■ ABOUT THIS EXERCISE ■
In the entries below, find the line with "Ada and Ben play" and the line with "Ada and Ben take turns removing". Reproduce those two lines and every line between them exactly, and nothing more.

■ EXERCISE DATA ■
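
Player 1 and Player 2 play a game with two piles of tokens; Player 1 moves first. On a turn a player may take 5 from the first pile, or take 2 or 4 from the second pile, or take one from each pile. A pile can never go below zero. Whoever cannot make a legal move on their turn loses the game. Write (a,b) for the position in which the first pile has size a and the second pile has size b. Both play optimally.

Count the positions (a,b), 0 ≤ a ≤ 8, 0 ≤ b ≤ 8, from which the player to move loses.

29

Positions with no move are L. A position that does have a move is losing for the player to move precisely when every available move leads to a winning position for the opponent. Fill in the labels:
Every move lowers a or b (never raises either), so fill the grid row by row in increasing a, and left to right within a row: each cell's successors are then already labelled.
      b=0  b=1  b=2  b=3  b=4  b=5  b=6  b=7  b=8
a=0:    L    L    W    W    W    W    L    L    W
a=1:    L    W    W    L    W    W    L    W    W
a=2:    L    W    W    L    W    W    L    W    W
a=3:    L    W    W    L    W    W    L    W    W
a=4:    L    W    W    L    W    W    L    W    W
a=5:    W    W    L    L    W    W    W    W    L
a=6:    W    L    L    W    W    W    W    L    L
a=7:    W    L    W    W    L    W    W    L    W
a=8:    W    L    W    W    L    W    W    L    W
Cells with no legal move (terminal, hence L): (0,0), (0,1), (1,0), (2,0), (3,0), (4,0).
The remaining L cells, each justified by listing all of its moves:
(0,6): moves to (0,4)(W), (0,2)(W); every one is W ⇒ L
(0,7): moves to (0,5)(W), (0,3)(W); every one is W ⇒ L
(1,3): moves to (1,1)(W), (0,2)(W); every one is W ⇒ L
(1,6): moves to (1,4)(W), (1,2)(W), (0,5)(W); every one is W ⇒ L
(2,3): moves to (2,1)(W), (1,2)(W); every one is W ⇒ L
(2,6): moves to (2,4)(W), (2,2)(W), (1,5)(W); every one is W ⇒ L
(3,3): moves to (3,1)(W), (2,2)(W); every one is W ⇒ L
(3,6): moves to (3,4)(W), (3,2)(W), (2,5)(W); every one is W ⇒ L
(4,3): moves to (4,1)(W), (3,2)(W); every one is W ⇒ L
(4,6): moves to (4,4)(W), (4,2)(W), (3,5)(W); every one is W ⇒ L
(5,2): moves to (0,2)(W), (5,0)(W), (4,1)(W); every one is W ⇒ L
(5,3): moves to (0,3)(W), (5,1)(W), (4,2)(W); every one is W ⇒ L
(5,8): moves to (0,8)(W), (5,6)(W), (5,4)(W), (4,7)(W); every one is W ⇒ L
(6,1): moves to (1,1)(W), (5,0)(W); every one is W ⇒ L
(6,2): moves to (1,2)(W), (6,0)(W), (5,1)(W); every one is W ⇒ L
(6,7): moves to (1,7)(W), (6,5)(W), (6,3)(W), (5,6)(W); every one is W ⇒ L
(6,8): moves to (1,8)(W), (6,6)(W), (6,4)(W), (5,7)(W); every one is W ⇒ L
(7,1): moves to (2,1)(W), (6,0)(W); every one is W ⇒ L
(7,4): moves to (2,4)(W), (7,2)(W), (7,0)(W), (6,3)(W); every one is W ⇒ L
(7,7): moves to (2,7)(W), (7,5)(W), (7,3)(W), (6,6)(W); every one is W ⇒ L
(8,1): moves to (3,1)(W), (7,0)(W); every one is W ⇒ L
(8,4): moves to (3,4)(W), (8,2)(W), (8,0)(W), (7,3)(W); every one is W ⇒ L
(8,7): moves to (3,7)(W), (8,5)(W), (8,3)(W), (7,6)(W); every one is W ⇒ L
Every other cell has at least one move into one of the L cells above, so it is W.
L cells per row: a=0: 4, a=1: 3, a=2: 3, a=3: 3, a=4: 3, a=5: 3, a=6: 4, a=7: 3, a=8: 3; total 29.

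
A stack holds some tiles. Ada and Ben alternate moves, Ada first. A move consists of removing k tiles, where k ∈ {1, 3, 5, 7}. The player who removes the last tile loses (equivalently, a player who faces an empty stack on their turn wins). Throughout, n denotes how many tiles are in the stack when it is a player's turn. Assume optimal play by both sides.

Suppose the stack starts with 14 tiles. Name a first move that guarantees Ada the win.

Build the W/L table. Terminal = W. A non-terminal position is W if it has a move to some L; otherwise it is L.
n=0: no move; the opponent has just taken the last tile and therefore loses → W
n=1: only reaches 0(W), which is W → L
n=2: reaches L-position 1 → W
n=3: only reaches 2(W), 0(W), all W → L
n=4: reaches L-position 3 → W
n=5: only reaches 4(W), 2(W), 0(W), all W → L
n=6: reaches L-position 5 → W
n=7: only reaches 6(W), 4(W), 2(W), 0(W), all W → L
n=8: reaches L-position 7 → W
n=9: only reaches 8(W), 6(W), 4(W), 2(W), all W → L
n=10: reaches L-position 9 → W
n=11: only reaches 10(W), 8(W), 6(W), 4(W), all W → L
n=12: reaches L-position 11 → W
n=13: only reaches 12(W), 10(W), 8(W), 6(W), all W → L
n=14: reaches L-position 13 → W
From 14, the L positions reachable in one move are: 13, 11, 9, 7. Any move reaching one of these is winning.

Remove 1, leaving 13.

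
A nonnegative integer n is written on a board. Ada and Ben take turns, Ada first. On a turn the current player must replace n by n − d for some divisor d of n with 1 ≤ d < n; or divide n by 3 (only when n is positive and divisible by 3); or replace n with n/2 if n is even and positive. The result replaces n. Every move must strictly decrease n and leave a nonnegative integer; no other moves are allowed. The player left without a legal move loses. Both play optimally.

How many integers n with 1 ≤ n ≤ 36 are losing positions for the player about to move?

14

Compute win/loss labels from the base case upward. A position with no move is L. Any other position is W if it can reach an L in one move, else L.
n=0: no move → L
n=1: no move → L
n=2: →1(L), so W
n=3: →1(L), so W
n=4: →2(W), 3(W) — all W, so L
n=5: →4(L), so W
n=6: →4(L), so W
n=7: →6(W) only, which is W, so L
n=8: →4(L), so W
n=9: →3(W), 6(W), 8(W) — all W, so L
n=10: →9(L), so W
n=11: →10(W) only, which is W, so L
n=12: →4(L), so W
n=13: →12(W) only, which is W, so L
n=14: →7(L), so W
n=15: →5(W), 10(W), 12(W), 14(W) — all W, so L
n=16: →15(L), so W
n=17: →16(W) only, which is W, so L
n=18: →9(L), so W
n=19: →18(W) only, which is W, so L
n=20: →15(L), so W
n=21: →7(L), so W
n=22: →11(L), so W
n=23: →22(W) only, which is W, so L
n=24: →23(L), so W
n=25: →20(W), 24(W) — all W, so L
n=26: →13(L), so W
n=27: →9(L), so W
n=28: →14(W), 21(W), 24(W), 26(W), 27(W) — all W, so L
n=29: →28(L), so W
n=30: →15(L), so W
n=31: →30(W) only, which is W, so L
n=32: →28(L), so W
n=33: →11(L), so W
n=34: →17(L), so W
n=35: →28(L), so W
n=36: →12(W), 18(W), 24(W), 27(W), 30(W), 32(W), 33(W), 34(W), 35(W) — all W, so L
L entries with 1 ≤ n ≤ 36 (n=0 is outside the asked range and is not counted): n = 1, 4, 7, 9, 11, 13, 15, 17, 19, 23, 25, 28, 31, 36; that makes 14.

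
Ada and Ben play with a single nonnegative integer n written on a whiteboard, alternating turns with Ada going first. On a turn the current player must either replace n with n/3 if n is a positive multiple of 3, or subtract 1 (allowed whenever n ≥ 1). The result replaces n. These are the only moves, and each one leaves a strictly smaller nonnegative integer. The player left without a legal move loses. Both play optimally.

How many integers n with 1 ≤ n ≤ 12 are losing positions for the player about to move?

5

Compute win/loss labels from the base case upward. A position with no move is L. Any other position is W if it can reach an L in one move, else L.
n=0: no move → L
n=1: can move to 0, which is L ⇒ W
n=2: the only move is to 1(W), a W ⇒ L
n=3: can move to 2, which is L ⇒ W
n=4: the only move is to 3(W), a W ⇒ L
n=5: can move to 4, which is L ⇒ W
n=6: can move to 2, which is L ⇒ W
n=7: the only move is to 6(W), a W ⇒ L
n=8: can move to 7, which is L ⇒ W
n=9: moves to 3(W), 8(W); every one is W ⇒ L
n=10: can move to 9, which is L ⇒ W
n=11: the only move is to 10(W), a W ⇒ L
n=12: can move to 4, which is L ⇒ W
L entries with 1 ≤ n ≤ 12 (n=0 is outside the asked range and is not counted): n = 2, 4, 7, 9, 11; that makes 5.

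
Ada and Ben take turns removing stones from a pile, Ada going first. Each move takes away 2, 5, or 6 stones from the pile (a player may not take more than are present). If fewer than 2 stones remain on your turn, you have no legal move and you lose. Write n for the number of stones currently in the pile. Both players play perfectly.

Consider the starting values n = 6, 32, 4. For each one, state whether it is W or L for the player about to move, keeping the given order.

6: W, 32: W, 4: L

Positions with no move are L. A position that does have a move is losing for the player to move precisely when every available move leads to a winning position for the opponent. Fill in the labels:
n=0: no move → L
n=1: no move → L
n=2: →0(L), so W
n=3: →1(L), so W
n=4: →2(W) only, which is W, so L
n=5: →0(L), so W
n=6: →4(L), so W
n=7: →1(L), so W
n=8: →6(W), 3(W), 2(W) — all W, so L
n=9: →4(L), so W
n=10: →8(L), so W
n=11: →9(W), 6(W), 5(W) — all W, so L
n=12: →10(W), 7(W), 6(W) — all W, so L
n=13: →11(L), so W
n=14: →12(L), so W
n=15: →13(W), 10(W), 9(W) — all W, so L
n=16: →11(L), so W
n=17: →15(L), so W
n=18: →12(L), so W
n=19: →17(W), 14(W), 13(W) — all W, so L
n=20: →15(L), so W
n=21: →19(L), so W
n=22: →20(W), 17(W), 16(W) — all W, so L
n=23: →21(W), 18(W), 17(W) — all W, so L
n=24: →22(L), so W
n=25: →23(L), so W
n=26: →24(W), 21(W), 20(W) — all W, so L
n=27: →22(L), so W
n=28: →26(L), so W
n=29: →23(L), so W
n=30: →28(W), 25(W), 24(W) — all W, so L
n=31: →26(L), so W
n=32: →30(L), so W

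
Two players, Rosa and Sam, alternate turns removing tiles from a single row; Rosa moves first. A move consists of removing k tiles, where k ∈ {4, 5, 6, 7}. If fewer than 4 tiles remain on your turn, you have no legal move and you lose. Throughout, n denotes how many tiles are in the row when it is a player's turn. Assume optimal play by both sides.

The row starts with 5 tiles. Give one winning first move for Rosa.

Remove 4, leaving 1.

Classify positions by backward induction: terminal positions (no move available) are L. From any other position, the mover wins iff some move reaches an L.
n=0: no move → L
n=1: no move → L
n=2: no move → L
n=3: no move → L
n=4: →0(L), so W
n=5: →1(L), so W
From 5, the L positions reachable in one move are: 1, 0. Any move reaching one of these is winning.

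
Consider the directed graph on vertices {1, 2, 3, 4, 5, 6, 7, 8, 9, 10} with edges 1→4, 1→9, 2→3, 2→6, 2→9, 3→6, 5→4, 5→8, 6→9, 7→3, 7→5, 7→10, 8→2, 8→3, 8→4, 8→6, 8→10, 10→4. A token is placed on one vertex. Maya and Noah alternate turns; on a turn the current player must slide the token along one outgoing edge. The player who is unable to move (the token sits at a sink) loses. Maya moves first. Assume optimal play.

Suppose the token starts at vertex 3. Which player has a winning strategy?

Classify positions by backward induction: terminal positions (no move available) are L. From any other position, the mover wins iff some move reaches an L.
Every edge goes from a vertex to one that appears earlier in the order 4, 9, 6, 3, 10, 2, 8, 5, 7, 1, so processing vertices in that order labels each vertex after all of its successors.
4: no outgoing edge → L
9: no outgoing edge → L
6: can move to 9, which is L ⇒ W
3: the only move is to 6(W), a W ⇒ L
10: can move to 4, which is L ⇒ W
2: can move to 3, which is L ⇒ W
8: can move to 3, which is L ⇒ W
5: can move to 4, which is L ⇒ W
7: can move to 3, which is L ⇒ W
1: can move to 9, which is L ⇒ W
Every move from 3 reaches a W position, so the mover loses.

Noah wins.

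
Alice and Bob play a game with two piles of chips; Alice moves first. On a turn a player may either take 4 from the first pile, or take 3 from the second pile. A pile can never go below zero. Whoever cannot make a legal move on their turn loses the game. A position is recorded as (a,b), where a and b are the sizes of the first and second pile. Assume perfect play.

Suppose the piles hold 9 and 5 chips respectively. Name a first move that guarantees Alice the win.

Move to (5,5).

Use the standard recursion: the mover loses at a terminal position; elsewhere, the mover wins exactly when some move hands the opponent an L position.
No move ever increases a pile, so every position that can arise here has a ≤ 9 and b ≤ 5; it is enough to label the cells with 0 ≤ a ≤ 9 and 0 ≤ b ≤ 5.
Every move lowers a or b (never raises either), so fill the grid row by row in increasing a, and left to right within a row: each cell's successors are then already labelled.
      b=0  b=1  b=2  b=3  b=4  b=5
a=0:    L    L    L    W    W    W
a=1:    L    L    L    W    W    W
a=2:    L    L    L    W    W    W
a=3:    L    L    L    W    W    W
a=4:    W    W    W    L    L    L
a=5:    W    W    W    L    L    L
a=6:    W    W    W    L    L    L
a=7:    W    W    W    L    L    L
a=8:    L    L    L    W    W    W
a=9:    L    L    L    W    W    W
Cells with no legal move (terminal, hence L): (0,0), (0,1), (0,2), (1,0), (1,1), (1,2), (2,0), (2,1), (2,2), (3,0), (3,1), (3,2).
The remaining L cells, each justified by listing all of its moves:
(4,3): L (options (0,3)(W), (4,0)(W) are all W)
(4,4): L (options (0,4)(W), (4,1)(W) are all W)
(4,5): L (options (0,5)(W), (4,2)(W) are all W)
(5,3): L (options (1,3)(W), (5,0)(W) are all W)
(5,4): L (options (1,4)(W), (5,1)(W) are all W)
(5,5): L (options (1,5)(W), (5,2)(W) are all W)
(6,3): L (options (2,3)(W), (6,0)(W) are all W)
(6,4): L (options (2,4)(W), (6,1)(W) are all W)
(6,5): L (options (2,5)(W), (6,2)(W) are all W)
(7,3): L (options (3,3)(W), (7,0)(W) are all W)
(7,4): L (options (3,4)(W), (7,1)(W) are all W)
(7,5): L (options (3,5)(W), (7,2)(W) are all W)
(8,0): L (sole option (4,0)(W) is W)
(8,1): L (sole option (4,1)(W) is W)
(8,2): L (sole option (4,2)(W) is W)
(9,0): L (sole option (5,0)(W) is W)
(9,1): L (sole option (5,1)(W) is W)
(9,2): L (sole option (5,2)(W) is W)
Every other cell has at least one move into one of the L cells above, so it is W.
From (9,5), the L positions reachable in one move are: (5,5), (9,2). Any move reaching one of these is winning.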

■ RESULT ■
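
Ada and Ben play with a single nonnegative integer n written on a whiteboard, alternating turns with Ada going first. On a turn the current player must either replace n with n/3 if n is a positive multiple of 3, or subtract 1 (allowed whenever n ≥ 1). The result replaces n. These are the only moves, and each one leaves a strictly smaller nonnegative integer. The player left without a legal move loses. Both play optimally.

How many integers n with 1 ≤ n ≤ 12 are losing positions for the player about to move?

5

Compute win/loss labels from the base case upward. A position with no move is L. Any other position is W if it can reach an L in one move, else L.
n=0: no move → L
n=1: can move to 0, which is L ⇒ W
n=2: the only move is to 1(W), a W ⇒ L
n=3: can move to 2, which is L ⇒ W
n=4: the only move is to 3(W), a W ⇒ L
n=5: can move to 4, which is L ⇒ W
n=6: can move to 2, which is L ⇒ W
n=7: the only move is to 6(W), a W ⇒ L
n=8: can move to 7, which is L ⇒ W
n=9: moves to 3(W), 8(W); every one is W ⇒ L
n=10: can move to 9, which is L ⇒ W
n=11: the only move is to 10(W), a W ⇒ L
n=12: can move to 4, which is L ⇒ W
L entries with 1 ≤ n ≤ 12 (n=0 is outside the asked range and is not counted): n = 2, 4, 7, 9, 11; that makes 5.

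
Ada and Ben take turns removing stones from a pile, Ada going first. Each move takes away 2, 5, or 6 stones from the pile (a player may not take more than are present). If fewer than 2 stones remain on your turn, you have no legal move and you lose. Write n for the number of stones currently in the pile. Both players play perfectly.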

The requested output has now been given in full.